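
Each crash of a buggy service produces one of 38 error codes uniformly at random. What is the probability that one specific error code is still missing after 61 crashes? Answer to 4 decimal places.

Each crash misses the fixed error code with probability (38-1)/38 = 37/38, independently.
P(still missing after 61) = (37/38)^61 = 0.19656.

0.1966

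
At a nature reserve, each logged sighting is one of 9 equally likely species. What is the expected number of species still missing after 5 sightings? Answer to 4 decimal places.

4.9944

For each species, P(unseen after 5) = (8/9)^5 = 0.55493.
By linearity of expectation, E[unseen] = 9·(8/9)^5 = 4.99436.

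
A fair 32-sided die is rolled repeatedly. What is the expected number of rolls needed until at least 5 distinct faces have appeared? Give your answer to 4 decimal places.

Going from k to k+1 distinct takes a geometric number of rolls with mean 32/(32-k).
Sum over k = 0,...,4: E = 32/32 + 32/31 + 32/30 + 32/29 + 32/28 = 5.34523.

5.3452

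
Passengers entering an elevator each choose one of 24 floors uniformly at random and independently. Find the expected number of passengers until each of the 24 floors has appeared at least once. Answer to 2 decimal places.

90.62

After k distinct floors have appeared, the next passenger gives a new one with probability (24-k)/24, so the expected wait for the (k+1)-th is 24/(24-k).
E[T] = 24/24 + 24/23 + 24/22 + ... + 24/2 + 24/1 = 24·H_{24}.
H_{24} = 3.776, so E[T] = 90.623.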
------------------------------
• [Task prompt]: Please repeat each entry exactly as written.

• [Result]:
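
Each crash of a buggy service produces one of 38 error codes uniformly at random. What is the probability that one specific error code is still missing after 61 crashes? Answer to 4 decimal places.

Each crash misses the fixed error code with probability (38-1)/38 = 37/38, independently.
P(still missing after 61) = (37/38)^61 = 0.19656.

0.1966

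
At a nature reserve, each logged sighting is one of 9 equally likely species. What is the expected number of species still missing after 5 sightings? Answer to 4 decimal places.

4.9944

For each species, P(unseen after 5) = (8/9)^5 = 0.55493.
By linearity of expectation, E[unseen] = 9·(8/9)^5 = 4.99436.

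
A fair 32-sided die is rolled repeatedly. What is the expected number of rolls needed until at least 5 distinct faces have appeared? Give your answer to 4 decimal places.

Going from k to k+1 distinct takes a geometric number of rolls with mean 32/(32-k).
Sum over k = 0,...,4: E = 32/32 + 32/31 + 32/30 + 32/29 + 32/28 = 5.34523.

5.3452

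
Passengers entering an elevator each choose one of 24 floors uniformly at random and independently. Find the expected number of passengers until each of the 24 floors has appeared at least once. Answer to 2 decimal places.

90.62

After k distinct floors have appeared, the next passenger gives a new one with probability (24-k)/24, so the expected wait for the (k+1)-th is 24/(24-k).
E[T] = 24/24 + 24/23 + 24/22 + ... + 24/2 + 24/1 = 24·H_{24}.
H_{24} = 3.776, so E[T] = 90.623.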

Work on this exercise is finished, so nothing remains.